**Input material**
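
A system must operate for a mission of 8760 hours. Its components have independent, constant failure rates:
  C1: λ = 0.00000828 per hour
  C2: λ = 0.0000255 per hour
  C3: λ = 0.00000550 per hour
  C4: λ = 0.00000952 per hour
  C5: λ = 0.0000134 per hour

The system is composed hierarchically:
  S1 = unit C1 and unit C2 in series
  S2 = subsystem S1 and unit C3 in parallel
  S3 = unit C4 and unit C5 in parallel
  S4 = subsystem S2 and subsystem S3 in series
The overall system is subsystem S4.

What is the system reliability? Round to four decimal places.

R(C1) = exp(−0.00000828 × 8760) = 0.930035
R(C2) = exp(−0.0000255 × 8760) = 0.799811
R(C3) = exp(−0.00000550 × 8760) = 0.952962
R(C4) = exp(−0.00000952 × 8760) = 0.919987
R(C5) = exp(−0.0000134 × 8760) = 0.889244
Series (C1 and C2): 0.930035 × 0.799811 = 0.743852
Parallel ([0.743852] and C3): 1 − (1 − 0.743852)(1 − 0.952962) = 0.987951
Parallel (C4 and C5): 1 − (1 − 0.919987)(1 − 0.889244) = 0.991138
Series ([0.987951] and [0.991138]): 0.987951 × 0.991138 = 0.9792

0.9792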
* * *
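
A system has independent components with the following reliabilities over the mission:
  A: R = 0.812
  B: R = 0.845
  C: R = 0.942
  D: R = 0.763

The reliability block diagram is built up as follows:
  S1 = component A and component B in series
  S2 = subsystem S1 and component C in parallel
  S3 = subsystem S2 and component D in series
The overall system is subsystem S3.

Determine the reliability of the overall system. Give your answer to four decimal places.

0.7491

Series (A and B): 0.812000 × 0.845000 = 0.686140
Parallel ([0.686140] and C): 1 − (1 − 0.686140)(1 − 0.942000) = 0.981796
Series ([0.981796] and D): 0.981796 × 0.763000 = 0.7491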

**Work item**
Nothing but a number belongs in the answer, namely how many lines above include "unit".

**Result**
3